(PROBLEM REQUIREMENTS):
Go through the following data and transcribe exactly the stretch of lines from the one holding "[HgBrCl(H2O)(NH3)]. What is its IUPAC name?" to the one holding "IUPAC name? Here bipy = 2,2'-bipyridine.", both included.

(DATA TO USE):
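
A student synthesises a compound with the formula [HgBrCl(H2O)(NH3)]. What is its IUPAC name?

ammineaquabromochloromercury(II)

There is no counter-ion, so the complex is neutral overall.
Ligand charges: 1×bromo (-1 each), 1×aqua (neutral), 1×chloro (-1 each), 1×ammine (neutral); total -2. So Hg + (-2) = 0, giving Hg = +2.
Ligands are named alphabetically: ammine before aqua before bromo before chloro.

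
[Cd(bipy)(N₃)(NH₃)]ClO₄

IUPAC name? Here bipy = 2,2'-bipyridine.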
...
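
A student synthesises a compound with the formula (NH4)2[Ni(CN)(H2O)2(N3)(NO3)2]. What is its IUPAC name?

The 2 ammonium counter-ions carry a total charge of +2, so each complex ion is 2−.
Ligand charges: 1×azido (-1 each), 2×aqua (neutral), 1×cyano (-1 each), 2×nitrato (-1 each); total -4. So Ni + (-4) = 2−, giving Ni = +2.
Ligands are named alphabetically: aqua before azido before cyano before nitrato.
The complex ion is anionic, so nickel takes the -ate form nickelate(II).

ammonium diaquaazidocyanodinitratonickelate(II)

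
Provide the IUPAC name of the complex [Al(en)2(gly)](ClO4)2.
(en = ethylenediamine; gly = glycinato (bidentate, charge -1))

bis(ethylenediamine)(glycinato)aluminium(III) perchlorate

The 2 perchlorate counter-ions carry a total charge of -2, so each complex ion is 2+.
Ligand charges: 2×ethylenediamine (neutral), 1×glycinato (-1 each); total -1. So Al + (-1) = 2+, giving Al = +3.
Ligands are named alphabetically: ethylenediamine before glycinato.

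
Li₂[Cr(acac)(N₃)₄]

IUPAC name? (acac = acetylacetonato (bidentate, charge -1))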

(RESPONSE TO THIS TASK):
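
A student synthesises a compound with the formula [HgBrCl(H2O)(NH3)]. What is its IUPAC name?

ammineaquabromochloromercury(II)

There is no counter-ion, so the complex is neutral overall.
Ligand charges: 1×bromo (-1 each), 1×aqua (neutral), 1×chloro (-1 each), 1×ammine (neutral); total -2. So Hg + (-2) = 0, giving Hg = +2.
Ligands are named alphabetically: ammine before aqua before bromo before chloro.

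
[Cd(bipy)(N₃)(NH₃)]ClO₄

IUPAC name? Here bipy = 2,2'-bipyridine.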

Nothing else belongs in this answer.